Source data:
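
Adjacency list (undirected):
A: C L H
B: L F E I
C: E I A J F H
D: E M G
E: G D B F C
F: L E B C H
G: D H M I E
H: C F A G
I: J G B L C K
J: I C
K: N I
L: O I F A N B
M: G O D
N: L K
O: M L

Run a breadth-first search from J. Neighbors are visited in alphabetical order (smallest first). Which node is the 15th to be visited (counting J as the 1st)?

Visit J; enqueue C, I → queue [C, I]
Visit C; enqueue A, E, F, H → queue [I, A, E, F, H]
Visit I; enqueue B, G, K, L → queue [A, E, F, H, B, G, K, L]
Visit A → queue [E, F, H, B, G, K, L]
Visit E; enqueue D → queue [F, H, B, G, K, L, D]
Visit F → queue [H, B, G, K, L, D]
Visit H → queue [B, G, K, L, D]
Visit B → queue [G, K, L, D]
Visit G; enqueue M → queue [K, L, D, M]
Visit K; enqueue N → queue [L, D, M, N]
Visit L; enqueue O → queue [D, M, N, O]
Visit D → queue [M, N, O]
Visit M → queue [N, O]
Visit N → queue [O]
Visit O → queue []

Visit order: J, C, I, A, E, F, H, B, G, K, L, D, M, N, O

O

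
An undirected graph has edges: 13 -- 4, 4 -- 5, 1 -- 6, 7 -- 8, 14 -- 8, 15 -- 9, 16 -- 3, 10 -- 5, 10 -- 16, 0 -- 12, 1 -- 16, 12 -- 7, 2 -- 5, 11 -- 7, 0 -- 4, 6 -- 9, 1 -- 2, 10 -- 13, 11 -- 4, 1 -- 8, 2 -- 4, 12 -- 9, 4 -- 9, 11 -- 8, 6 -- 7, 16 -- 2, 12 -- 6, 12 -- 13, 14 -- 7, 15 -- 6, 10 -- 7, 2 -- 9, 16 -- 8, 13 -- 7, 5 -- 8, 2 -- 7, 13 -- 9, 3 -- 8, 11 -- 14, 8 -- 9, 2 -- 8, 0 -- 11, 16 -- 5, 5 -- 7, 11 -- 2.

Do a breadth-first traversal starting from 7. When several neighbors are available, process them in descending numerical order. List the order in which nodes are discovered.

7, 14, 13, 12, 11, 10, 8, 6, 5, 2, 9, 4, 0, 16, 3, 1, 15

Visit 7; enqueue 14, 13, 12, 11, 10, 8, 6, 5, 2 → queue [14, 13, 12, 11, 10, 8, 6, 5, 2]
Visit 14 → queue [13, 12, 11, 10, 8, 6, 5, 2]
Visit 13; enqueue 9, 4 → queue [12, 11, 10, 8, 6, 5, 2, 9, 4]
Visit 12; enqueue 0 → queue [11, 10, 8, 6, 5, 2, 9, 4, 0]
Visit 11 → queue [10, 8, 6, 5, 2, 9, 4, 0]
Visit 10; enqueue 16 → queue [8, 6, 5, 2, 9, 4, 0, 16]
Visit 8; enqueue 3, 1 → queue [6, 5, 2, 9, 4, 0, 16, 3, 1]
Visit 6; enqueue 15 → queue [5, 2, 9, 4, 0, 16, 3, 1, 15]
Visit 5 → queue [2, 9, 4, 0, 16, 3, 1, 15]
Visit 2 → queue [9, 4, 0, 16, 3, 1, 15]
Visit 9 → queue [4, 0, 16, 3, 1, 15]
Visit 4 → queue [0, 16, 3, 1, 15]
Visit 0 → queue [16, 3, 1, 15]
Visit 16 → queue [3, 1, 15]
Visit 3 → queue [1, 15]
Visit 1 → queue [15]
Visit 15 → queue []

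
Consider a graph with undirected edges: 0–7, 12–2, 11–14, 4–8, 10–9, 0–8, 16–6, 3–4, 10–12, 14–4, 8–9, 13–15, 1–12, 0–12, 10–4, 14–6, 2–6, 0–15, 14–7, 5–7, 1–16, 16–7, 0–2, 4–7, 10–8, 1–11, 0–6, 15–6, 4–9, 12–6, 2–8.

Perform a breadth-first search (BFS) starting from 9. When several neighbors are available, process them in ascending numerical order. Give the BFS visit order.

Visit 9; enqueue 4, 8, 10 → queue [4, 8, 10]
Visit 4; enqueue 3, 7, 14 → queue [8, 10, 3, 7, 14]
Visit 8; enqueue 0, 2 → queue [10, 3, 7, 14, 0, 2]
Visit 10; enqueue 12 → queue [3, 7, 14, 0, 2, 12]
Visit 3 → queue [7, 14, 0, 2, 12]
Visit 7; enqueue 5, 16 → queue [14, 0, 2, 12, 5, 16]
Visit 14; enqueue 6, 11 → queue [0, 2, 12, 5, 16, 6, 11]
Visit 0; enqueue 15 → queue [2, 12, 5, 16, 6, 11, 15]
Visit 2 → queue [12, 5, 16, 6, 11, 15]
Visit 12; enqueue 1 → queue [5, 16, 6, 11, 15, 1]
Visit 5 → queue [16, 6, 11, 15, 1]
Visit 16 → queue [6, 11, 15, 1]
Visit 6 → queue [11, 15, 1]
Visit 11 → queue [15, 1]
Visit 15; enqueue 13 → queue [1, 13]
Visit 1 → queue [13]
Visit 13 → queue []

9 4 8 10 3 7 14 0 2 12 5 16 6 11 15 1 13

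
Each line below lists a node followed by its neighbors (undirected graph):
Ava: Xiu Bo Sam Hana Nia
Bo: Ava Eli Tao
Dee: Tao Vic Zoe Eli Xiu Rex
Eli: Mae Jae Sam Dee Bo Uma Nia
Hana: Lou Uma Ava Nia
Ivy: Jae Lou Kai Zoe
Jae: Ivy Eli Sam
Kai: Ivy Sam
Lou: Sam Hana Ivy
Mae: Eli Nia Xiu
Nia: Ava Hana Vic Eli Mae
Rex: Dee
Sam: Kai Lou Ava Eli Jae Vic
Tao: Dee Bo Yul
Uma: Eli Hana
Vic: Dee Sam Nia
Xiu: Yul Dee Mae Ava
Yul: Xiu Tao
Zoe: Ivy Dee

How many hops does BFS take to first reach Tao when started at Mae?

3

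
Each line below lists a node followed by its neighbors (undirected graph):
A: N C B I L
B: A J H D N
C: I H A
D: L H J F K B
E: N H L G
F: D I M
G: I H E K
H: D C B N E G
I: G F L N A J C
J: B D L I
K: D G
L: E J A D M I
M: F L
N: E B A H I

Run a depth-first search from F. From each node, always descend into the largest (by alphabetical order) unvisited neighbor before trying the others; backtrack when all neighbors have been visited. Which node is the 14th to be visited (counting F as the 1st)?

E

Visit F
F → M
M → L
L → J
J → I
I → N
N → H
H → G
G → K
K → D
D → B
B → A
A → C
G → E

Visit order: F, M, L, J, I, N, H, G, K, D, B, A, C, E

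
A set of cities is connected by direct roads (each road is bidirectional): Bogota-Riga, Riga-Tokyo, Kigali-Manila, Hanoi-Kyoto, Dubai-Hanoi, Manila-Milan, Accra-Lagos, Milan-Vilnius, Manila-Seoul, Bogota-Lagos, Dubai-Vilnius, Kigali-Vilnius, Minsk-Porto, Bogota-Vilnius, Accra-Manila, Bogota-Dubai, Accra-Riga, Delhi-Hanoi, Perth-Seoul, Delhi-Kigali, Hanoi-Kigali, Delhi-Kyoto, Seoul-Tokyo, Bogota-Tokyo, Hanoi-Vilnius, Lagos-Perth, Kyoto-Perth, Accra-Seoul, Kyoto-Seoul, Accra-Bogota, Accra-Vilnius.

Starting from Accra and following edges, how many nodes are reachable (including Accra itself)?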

## ABOUT THIS TASK
From the first line through the last, repeat the entries exactly.

## COMPLETED EXERCISE
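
Adjacency list (undirected):
A: C L H
B: L F E I
C: E I A J F H
D: E M G
E: G D B F C
F: L E B C H
G: D H M I E
H: C F A G
I: J G B L C K
J: I C
K: N I
L: O I F A N B
M: G O D
N: L K
O: M L

Run a breadth-first search from J. Neighbors are visited in alphabetical order (smallest first). Which node is the 15th to be visited (counting J as the 1st)?

Visit J; enqueue C, I → queue [C, I]
Visit C; enqueue A, E, F, H → queue [I, A, E, F, H]
Visit I; enqueue B, G, K, L → queue [A, E, F, H, B, G, K, L]
Visit A → queue [E, F, H, B, G, K, L]
Visit E; enqueue D → queue [F, H, B, G, K, L, D]
Visit F → queue [H, B, G, K, L, D]
Visit H → queue [B, G, K, L, D]
Visit B → queue [G, K, L, D]
Visit G; enqueue M → queue [K, L, D, M]
Visit K; enqueue N → queue [L, D, M, N]
Visit L; enqueue O → queue [D, M, N, O]
Visit D → queue [M, N, O]
Visit M → queue [N, O]
Visit N → queue [O]
Visit O → queue []

Visit order: J, C, I, A, E, F, H, B, G, K, L, D, M, N, O

O

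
An undirected graph has edges: 13 -- 4, 4 -- 5, 1 -- 6, 7 -- 8, 14 -- 8, 15 -- 9, 16 -- 3, 10 -- 5, 10 -- 16, 0 -- 12, 1 -- 16, 12 -- 7, 2 -- 5, 11 -- 7, 0 -- 4, 6 -- 9, 1 -- 2, 10 -- 13, 11 -- 4, 1 -- 8, 2 -- 4, 12 -- 9, 4 -- 9, 11 -- 8, 6 -- 7, 16 -- 2, 12 -- 6, 12 -- 13, 14 -- 7, 15 -- 6, 10 -- 7, 2 -- 9, 16 -- 8, 13 -- 7, 5 -- 8, 2 -- 7, 13 -- 9, 3 -- 8, 11 -- 14, 8 -- 9, 2 -- 8, 0 -- 11, 16 -- 5, 5 -- 7, 11 -- 2.

Do a breadth-first traversal starting from 7. When several neighbors are available, process them in descending numerical order. List the order in which nodes are discovered.

7, 14, 13, 12, 11, 10, 8, 6, 5, 2, 9, 4, 0, 16, 3, 1, 15

Visit 7; enqueue 14, 13, 12, 11, 10, 8, 6, 5, 2 → queue [14, 13, 12, 11, 10, 8, 6, 5, 2]
Visit 14 → queue [13, 12, 11, 10, 8, 6, 5, 2]
Visit 13; enqueue 9, 4 → queue [12, 11, 10, 8, 6, 5, 2, 9, 4]
Visit 12; enqueue 0 → queue [11, 10, 8, 6, 5, 2, 9, 4, 0]
Visit 11 → queue [10, 8, 6, 5, 2, 9, 4, 0]
Visit 10; enqueue 16 → queue [8, 6, 5, 2, 9, 4, 0, 16]
Visit 8; enqueue 3, 1 → queue [6, 5, 2, 9, 4, 0, 16, 3, 1]
Visit 6; enqueue 15 → queue [5, 2, 9, 4, 0, 16, 3, 1, 15]
Visit 5 → queue [2, 9, 4, 0, 16, 3, 1, 15]
Visit 2 → queue [9, 4, 0, 16, 3, 1, 15]
Visit 9 → queue [4, 0, 16, 3, 1, 15]
Visit 4 → queue [0, 16, 3, 1, 15]
Visit 0 → queue [16, 3, 1, 15]
Visit 16 → queue [3, 1, 15]
Visit 3 → queue [1, 15]
Visit 1 → queue [15]
Visit 15 → queue []

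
Consider a graph with undirected edges: 0–7, 12–2, 11–14, 4–8, 10–9, 0–8, 16–6, 3–4, 10–12, 14–4, 8–9, 13–15, 1–12, 0–12, 10–4, 14–6, 2–6, 0–15, 14–7, 5–7, 1–16, 16–7, 0–2, 4–7, 10–8, 1–11, 0–6, 15–6, 4–9, 12–6, 2–8.

Perform a breadth-first search (BFS) starting from 9. When several neighbors are available, process them in ascending numerical order. Give the BFS visit order.

Visit 9; enqueue 4, 8, 10 → queue [4, 8, 10]
Visit 4; enqueue 3, 7, 14 → queue [8, 10, 3, 7, 14]
Visit 8; enqueue 0, 2 → queue [10, 3, 7, 14, 0, 2]
Visit 10; enqueue 12 → queue [3, 7, 14, 0, 2, 12]
Visit 3 → queue [7, 14, 0, 2, 12]
Visit 7; enqueue 5, 16 → queue [14, 0, 2, 12, 5, 16]
Visit 14; enqueue 6, 11 → queue [0, 2, 12, 5, 16, 6, 11]
Visit 0; enqueue 15 → queue [2, 12, 5, 16, 6, 11, 15]
Visit 2 → queue [12, 5, 16, 6, 11, 15]
Visit 12; enqueue 1 → queue [5, 16, 6, 11, 15, 1]
Visit 5 → queue [16, 6, 11, 15, 1]
Visit 16 → queue [6, 11, 15, 1]
Visit 6 → queue [11, 15, 1]
Visit 11 → queue [15, 1]
Visit 15; enqueue 13 → queue [1, 13]
Visit 1 → queue [13]
Visit 13 → queue []

9 4 8 10 3 7 14 0 2 12 5 16 6 11 15 1 13

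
Each line below lists a node followed by its neighbors (undirected graph):
Ava: Xiu Bo Sam Hana Nia
Bo: Ava Eli Tao
Dee: Tao Vic Zoe Eli Xiu Rex
Eli: Mae Jae Sam Dee Bo Uma Nia
Hana: Lou Uma Ava Nia
Ivy: Jae Lou Kai Zoe
Jae: Ivy Eli Sam
Kai: Ivy Sam
Lou: Sam Hana Ivy
Mae: Eli Nia Xiu
Nia: Ava Hana Vic Eli Mae
Rex: Dee
Sam: Kai Lou Ava Eli Jae Vic
Tao: Dee Bo Yul
Uma: Eli Hana
Vic: Dee Sam Nia
Xiu: Yul Dee Mae Ava
Yul: Xiu Tao
Zoe: Ivy Dee

How many hops does BFS take to first reach Tao when started at Mae?

3

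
Each line below lists a node followed by its neighbors (undirected graph):
A: N C B I L
B: A J H D N
C: I H A
D: L H J F K B
E: N H L G
F: D I M
G: I H E K
H: D C B N E G
I: G F L N A J C
J: B D L I
K: D G
L: E J A D M I
M: F L
N: E B A H I

Run a depth-first search from F. From each node, always descend into the largest (by alphabetical order) unvisited neighbor before trying the others; backtrack when all neighbors have been visited. Which node is the 14th to be visited (counting F as the 1st)?

E

Visit F
F → M
M → L
L → J
J → I
I → N
N → H
H → G
G → K
K → D
D → B
B → A
A → C
G → E

Visit order: F, M, L, J, I, N, H, G, K, D, B, A, C, E

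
A set of cities is connected by direct roads (each road is bidirectional): Bogota-Riga, Riga-Tokyo, Kigali-Manila, Hanoi-Kyoto, Dubai-Hanoi, Manila-Milan, Accra-Lagos, Milan-Vilnius, Manila-Seoul, Bogota-Lagos, Dubai-Vilnius, Kigali-Vilnius, Minsk-Porto, Bogota-Vilnius, Accra-Manila, Bogota-Dubai, Accra-Riga, Delhi-Hanoi, Perth-Seoul, Delhi-Kigali, Hanoi-Kigali, Delhi-Kyoto, Seoul-Tokyo, Bogota-Tokyo, Hanoi-Vilnius, Lagos-Perth, Kyoto-Perth, Accra-Seoul, Kyoto-Seoul, Accra-Bogota, Accra-Vilnius.

Starting from Accra and following edges, how many nodes are reachable (including Accra itself)?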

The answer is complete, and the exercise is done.